Data records:

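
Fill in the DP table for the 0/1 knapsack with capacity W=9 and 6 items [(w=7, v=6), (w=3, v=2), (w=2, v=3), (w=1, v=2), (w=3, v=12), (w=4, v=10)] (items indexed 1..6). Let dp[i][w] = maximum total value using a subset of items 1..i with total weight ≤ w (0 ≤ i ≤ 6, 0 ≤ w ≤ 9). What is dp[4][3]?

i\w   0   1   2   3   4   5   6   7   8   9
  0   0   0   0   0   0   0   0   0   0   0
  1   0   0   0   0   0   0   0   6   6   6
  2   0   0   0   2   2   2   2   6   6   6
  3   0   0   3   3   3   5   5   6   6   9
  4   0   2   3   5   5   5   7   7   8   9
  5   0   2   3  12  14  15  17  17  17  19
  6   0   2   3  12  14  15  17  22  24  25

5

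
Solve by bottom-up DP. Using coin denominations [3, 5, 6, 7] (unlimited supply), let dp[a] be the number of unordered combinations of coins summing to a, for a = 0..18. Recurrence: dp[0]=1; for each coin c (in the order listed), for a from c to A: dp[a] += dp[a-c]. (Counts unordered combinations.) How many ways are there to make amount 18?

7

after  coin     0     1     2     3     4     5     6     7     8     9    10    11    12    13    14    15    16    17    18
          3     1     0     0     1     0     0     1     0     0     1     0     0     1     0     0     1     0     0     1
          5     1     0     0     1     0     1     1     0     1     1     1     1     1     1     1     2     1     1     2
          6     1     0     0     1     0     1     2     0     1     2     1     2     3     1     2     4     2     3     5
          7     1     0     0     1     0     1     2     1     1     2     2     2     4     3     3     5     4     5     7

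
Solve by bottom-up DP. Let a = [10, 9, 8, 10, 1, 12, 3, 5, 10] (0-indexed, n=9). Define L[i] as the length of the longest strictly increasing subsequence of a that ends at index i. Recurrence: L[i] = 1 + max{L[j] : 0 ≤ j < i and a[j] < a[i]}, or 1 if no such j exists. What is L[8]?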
==
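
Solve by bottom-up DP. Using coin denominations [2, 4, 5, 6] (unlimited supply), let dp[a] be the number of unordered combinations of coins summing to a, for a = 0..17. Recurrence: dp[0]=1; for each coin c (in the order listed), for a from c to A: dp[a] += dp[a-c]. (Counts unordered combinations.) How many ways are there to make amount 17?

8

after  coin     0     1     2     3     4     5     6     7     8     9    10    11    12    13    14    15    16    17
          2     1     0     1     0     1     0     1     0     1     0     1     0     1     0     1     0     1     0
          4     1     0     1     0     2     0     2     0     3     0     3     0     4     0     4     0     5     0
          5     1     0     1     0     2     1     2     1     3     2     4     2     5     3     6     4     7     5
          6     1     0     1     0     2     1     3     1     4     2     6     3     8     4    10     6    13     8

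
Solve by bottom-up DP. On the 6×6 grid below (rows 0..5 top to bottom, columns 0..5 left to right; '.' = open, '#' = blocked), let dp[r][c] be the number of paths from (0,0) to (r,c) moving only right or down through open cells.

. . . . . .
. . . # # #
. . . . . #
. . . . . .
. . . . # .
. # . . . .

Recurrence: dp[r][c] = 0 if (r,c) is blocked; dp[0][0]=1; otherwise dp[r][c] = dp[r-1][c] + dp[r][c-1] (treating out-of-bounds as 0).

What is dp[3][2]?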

■ Assigned task:
Among the lines of the records, copy out each one that contains the word "blocked".

■ Your solution:
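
Solve by bottom-up DP. On the 6×6 grid below (rows 0..5 top to bottom, columns 0..5 left to right; '.' = open, '#' = blocked), let dp[r][c] be the number of paths from (0,0) to (r,c) moving only right or down through open cells.
Recurrence: dp[r][c] = 0 if (r,c) is blocked; dp[0][0]=1; otherwise dp[r][c] = dp[r-1][c] + dp[r][c-1] (treating out-of-bounds as 0).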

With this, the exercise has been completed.